Every line of the entries below that carries the string "figures" should be copied.

[Saved data entries]
========================

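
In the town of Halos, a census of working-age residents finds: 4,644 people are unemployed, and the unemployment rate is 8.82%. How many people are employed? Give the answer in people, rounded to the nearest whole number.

About 48,009 are employed.

Labor force = U / u = 4,644 / 0.0882 ≈ 52,653.
Employed = labor force − unemployed = 52,653 − 4,644 = 48,009.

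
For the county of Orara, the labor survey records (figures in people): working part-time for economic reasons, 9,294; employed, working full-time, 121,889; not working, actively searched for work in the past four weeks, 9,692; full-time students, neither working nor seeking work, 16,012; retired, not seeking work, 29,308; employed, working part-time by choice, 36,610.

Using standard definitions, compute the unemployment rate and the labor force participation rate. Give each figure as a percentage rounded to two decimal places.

Employed = 9,294 + 121,889 + 36,610 = 167,793 (anyone who worked, including part-time for economic reasons, counts as employed).
Unemployed = 9,692.
Labor force = 167,793 + 9,692 = 177,485.
Not in labor force = 16,012 + 29,308 = 45,320 (those not working and not actively searching are outside the labor force).
Civilian working-age population = 177,485 + 45,320 = 222,805.
Unemployment rate = 9,692 / 177,485 = 5.46%.
Labor force participation rate = 177,485 / 222,805 = 79.66%.

Unemployment rate ≈ 5.46%; labor force participation rate ≈ 79.66%.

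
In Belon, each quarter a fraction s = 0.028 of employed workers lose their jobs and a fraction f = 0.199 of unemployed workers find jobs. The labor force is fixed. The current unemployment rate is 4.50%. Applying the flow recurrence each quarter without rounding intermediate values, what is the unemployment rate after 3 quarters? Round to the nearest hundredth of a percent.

Unemployment rate after three quarters ≈ 8.72%.

With a fixed labor force, u_{t+1} = u_t + s·(1−u_t) − f·u_t = u_t·(1−s−f) + s.
Here 1−s−f = 0.773 and s = 0.028.
u_1 = 0.045000 × 0.773 + 0.028 = 0.062785.
u_2 = 0.062785 × 0.773 + 0.028 = 0.076533.
u_3 = 0.076533 × 0.773 + 0.028 = 0.087160.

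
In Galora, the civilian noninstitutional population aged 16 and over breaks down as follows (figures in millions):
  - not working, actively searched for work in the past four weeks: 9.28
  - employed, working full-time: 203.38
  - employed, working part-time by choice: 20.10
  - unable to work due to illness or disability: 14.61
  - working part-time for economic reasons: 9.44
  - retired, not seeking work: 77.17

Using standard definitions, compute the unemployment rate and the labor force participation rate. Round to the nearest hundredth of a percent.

Unemployment rate ≈ 3.83%; labor force participation rate ≈ 72.52%.

Employed = 203.38 + 20.10 + 9.44 = 232.92 million (anyone who worked, including part-time for economic reasons, counts as employed).
Unemployed = 9.28 million.
Labor force = 232.92 + 9.28 = 242.20 million.
Not in labor force = 14.61 + 77.17 = 91.78 million (those not working and not actively searching are outside the labor force).
Civilian working-age population = 242.20 + 91.78 = 333.98 million.
Unemployment rate = 9.28 / 242.20 = 3.83%.
Labor force participation rate = 242.20 / 333.98 = 72.52%.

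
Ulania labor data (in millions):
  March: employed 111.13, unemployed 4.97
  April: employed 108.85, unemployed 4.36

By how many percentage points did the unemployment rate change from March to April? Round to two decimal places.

March: labor force = 111.13 + 4.97 = 116.10; u = 4.97/116.10 = 4.28%.
April: labor force = 108.85 + 4.36 = 113.21; u = 4.36/113.21 = 3.85%.
Change = 3.85% − 4.28% = −0.43 pp.

The unemployment rate changed by −0.43 percentage points.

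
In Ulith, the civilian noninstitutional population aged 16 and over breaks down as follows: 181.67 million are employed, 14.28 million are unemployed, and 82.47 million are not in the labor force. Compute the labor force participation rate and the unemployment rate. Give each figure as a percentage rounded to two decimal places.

Labor force participation rate ≈ 70.38%; unemployment rate ≈ 7.29%.

Labor force = employed + unemployed = 181.67 + 14.28 = 195.95 million.
Working-age population = 195.95 + 82.47 = 278.42 million.
Unemployment rate = 14.28 / 195.95 = 7.29%.
Labor force participation rate = 195.95 / 278.42 = 70.38%.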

========================

» Reply
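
For the county of Orara, the labor survey records (figures in people): working part-time for economic reasons, 9,294; employed, working full-time, 121,889; not working, actively searched for work in the past four weeks, 9,692; full-time students, neither working nor seeking work, 16,012; retired, not seeking work, 29,308; employed, working part-time by choice, 36,610.
In Galora, the civilian noninstitutional population aged 16 and over breaks down as follows (figures in millions):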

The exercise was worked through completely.